[Collected data]

──────────────────────────────

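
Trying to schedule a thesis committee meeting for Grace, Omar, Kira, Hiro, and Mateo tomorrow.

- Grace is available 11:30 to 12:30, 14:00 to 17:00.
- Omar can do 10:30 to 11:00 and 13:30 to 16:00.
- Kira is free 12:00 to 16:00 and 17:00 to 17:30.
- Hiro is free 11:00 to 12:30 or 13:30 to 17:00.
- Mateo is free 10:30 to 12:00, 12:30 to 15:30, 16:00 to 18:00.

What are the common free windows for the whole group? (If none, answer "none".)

14:00-15:30

Grace ∩ Omar: 14:00-16:00.
Grace ∩ Omar ∩ Kira: 14:00-16:00.
Grace ∩ Omar ∩ Kira ∩ Hiro: 14:00-16:00.
Grace ∩ Omar ∩ Kira ∩ Hiro ∩ Mateo: 14:00-15:30.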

──────────────────────────────

## What you should do
Exactly as written above, reproduce all of the entries.

## Solution for this problem
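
Trying to schedule a thesis committee meeting for Grace, Omar, Kira, Hiro, and Mateo tomorrow.

- Grace is available 11:30 to 12:30, 14:00 to 17:00.
- Omar can do 10:30 to 11:00 and 13:30 to 16:00.
- Kira is free 12:00 to 16:00 and 17:00 to 17:30.
- Hiro is free 11:00 to 12:30 or 13:30 to 17:00.
- Mateo is free 10:30 to 12:00, 12:30 to 15:30, 16:00 to 18:00.

What are the common free windows for the whole group? (If none, answer "none".)

14:00-15:30

Grace ∩ Omar: 14:00-16:00.
Grace ∩ Omar ∩ Kira: 14:00-16:00.
Grace ∩ Omar ∩ Kira ∩ Hiro: 14:00-16:00.
Grace ∩ Omar ∩ Kira ∩ Hiro ∩ Mateo: 14:00-15:30.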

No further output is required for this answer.